Material for this exercise:
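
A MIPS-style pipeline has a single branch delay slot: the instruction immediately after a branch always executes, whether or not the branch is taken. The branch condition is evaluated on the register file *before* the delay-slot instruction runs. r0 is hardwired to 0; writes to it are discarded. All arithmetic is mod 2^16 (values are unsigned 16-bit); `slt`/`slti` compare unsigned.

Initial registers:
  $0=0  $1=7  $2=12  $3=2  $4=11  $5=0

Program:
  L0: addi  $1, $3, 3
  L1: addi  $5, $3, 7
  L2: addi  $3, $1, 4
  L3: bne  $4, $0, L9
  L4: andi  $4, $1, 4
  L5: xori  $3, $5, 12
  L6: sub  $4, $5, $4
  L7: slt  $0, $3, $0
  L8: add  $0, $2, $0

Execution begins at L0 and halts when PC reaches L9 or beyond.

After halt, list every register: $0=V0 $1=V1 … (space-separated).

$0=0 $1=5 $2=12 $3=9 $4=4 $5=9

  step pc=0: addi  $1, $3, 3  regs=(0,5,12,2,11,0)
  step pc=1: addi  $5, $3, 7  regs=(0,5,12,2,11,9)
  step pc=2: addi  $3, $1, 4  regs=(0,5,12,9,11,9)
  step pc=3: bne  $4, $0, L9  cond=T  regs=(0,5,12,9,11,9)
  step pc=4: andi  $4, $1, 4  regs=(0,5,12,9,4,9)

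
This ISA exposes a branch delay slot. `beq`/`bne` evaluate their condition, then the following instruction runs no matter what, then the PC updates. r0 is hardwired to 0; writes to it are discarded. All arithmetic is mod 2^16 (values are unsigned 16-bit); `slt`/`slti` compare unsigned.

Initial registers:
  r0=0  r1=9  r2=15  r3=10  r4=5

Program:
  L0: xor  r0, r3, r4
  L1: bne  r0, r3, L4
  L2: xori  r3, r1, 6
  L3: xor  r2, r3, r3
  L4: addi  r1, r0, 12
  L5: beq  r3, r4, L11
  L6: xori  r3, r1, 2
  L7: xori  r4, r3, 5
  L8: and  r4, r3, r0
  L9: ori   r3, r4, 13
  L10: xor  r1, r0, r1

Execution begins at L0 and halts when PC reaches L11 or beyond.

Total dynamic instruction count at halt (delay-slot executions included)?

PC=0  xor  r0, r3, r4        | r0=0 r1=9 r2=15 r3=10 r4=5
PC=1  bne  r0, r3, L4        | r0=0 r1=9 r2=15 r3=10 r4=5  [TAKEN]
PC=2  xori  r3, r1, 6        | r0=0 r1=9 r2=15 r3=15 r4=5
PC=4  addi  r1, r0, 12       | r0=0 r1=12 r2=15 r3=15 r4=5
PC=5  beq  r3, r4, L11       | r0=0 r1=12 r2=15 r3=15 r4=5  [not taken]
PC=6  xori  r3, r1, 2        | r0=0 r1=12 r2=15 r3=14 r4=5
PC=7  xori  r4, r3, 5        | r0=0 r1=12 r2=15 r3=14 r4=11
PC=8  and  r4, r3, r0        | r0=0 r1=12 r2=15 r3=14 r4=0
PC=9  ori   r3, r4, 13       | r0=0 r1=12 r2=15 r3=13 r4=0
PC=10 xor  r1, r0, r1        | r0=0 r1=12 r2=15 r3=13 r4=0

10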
...
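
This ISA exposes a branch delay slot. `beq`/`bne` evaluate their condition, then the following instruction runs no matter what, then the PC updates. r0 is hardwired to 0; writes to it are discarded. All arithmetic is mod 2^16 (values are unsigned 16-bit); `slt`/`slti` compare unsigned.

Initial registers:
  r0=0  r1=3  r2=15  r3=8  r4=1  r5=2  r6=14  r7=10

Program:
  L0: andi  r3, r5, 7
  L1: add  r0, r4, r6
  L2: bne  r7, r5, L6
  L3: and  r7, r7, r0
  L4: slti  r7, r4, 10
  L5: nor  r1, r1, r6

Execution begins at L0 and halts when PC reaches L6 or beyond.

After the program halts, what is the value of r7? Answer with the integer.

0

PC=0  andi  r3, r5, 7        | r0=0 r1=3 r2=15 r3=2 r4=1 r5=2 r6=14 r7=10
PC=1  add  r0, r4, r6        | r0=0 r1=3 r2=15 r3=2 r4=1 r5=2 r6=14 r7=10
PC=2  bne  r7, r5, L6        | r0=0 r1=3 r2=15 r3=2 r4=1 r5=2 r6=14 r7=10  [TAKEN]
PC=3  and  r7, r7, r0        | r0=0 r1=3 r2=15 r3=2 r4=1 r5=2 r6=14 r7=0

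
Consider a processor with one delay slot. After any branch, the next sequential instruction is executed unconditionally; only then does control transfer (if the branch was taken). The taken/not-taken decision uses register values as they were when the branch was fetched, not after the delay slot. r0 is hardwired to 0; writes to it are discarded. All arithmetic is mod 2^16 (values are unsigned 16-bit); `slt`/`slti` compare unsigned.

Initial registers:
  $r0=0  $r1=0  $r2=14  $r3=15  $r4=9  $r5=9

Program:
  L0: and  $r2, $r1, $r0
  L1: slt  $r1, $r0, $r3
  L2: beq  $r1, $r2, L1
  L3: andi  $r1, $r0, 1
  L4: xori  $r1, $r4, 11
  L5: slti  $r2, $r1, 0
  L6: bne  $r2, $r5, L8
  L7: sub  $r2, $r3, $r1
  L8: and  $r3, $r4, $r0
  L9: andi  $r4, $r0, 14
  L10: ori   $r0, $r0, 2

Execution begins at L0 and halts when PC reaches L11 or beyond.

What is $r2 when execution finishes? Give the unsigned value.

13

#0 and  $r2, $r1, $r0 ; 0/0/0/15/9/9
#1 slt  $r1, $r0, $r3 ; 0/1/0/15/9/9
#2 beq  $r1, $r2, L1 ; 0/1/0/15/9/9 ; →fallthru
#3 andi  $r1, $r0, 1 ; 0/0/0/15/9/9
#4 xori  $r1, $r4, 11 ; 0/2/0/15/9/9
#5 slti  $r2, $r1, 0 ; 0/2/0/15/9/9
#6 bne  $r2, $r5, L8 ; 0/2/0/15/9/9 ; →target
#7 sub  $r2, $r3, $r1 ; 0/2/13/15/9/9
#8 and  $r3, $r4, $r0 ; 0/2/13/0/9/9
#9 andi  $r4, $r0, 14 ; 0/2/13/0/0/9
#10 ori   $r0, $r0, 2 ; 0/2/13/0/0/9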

About this task:
Above are the records; print exactly the lines from the line with "A MIPS-style pipeline" to the line with "Execution begins at L0 and halts when PC reaches L9", including both, and nothing else.

Exercise result:
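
A MIPS-style pipeline has a single branch delay slot: the instruction immediately after a branch always executes, whether or not the branch is taken. The branch condition is evaluated on the register file *before* the delay-slot instruction runs. r0 is hardwired to 0; writes to it are discarded. All arithmetic is mod 2^16 (values are unsigned 16-bit); `slt`/`slti` compare unsigned.

Initial registers:
  $0=0  $1=7  $2=12  $3=2  $4=11  $5=0

Program:
  L0: addi  $1, $3, 3
  L1: addi  $5, $3, 7
  L2: addi  $3, $1, 4
  L3: bne  $4, $0, L9
  L4: andi  $4, $1, 4
  L5: xori  $3, $5, 12
  L6: sub  $4, $5, $4
  L7: slt  $0, $3, $0
  L8: add  $0, $2, $0

Execution begins at L0 and halts when PC reaches L9 or beyond.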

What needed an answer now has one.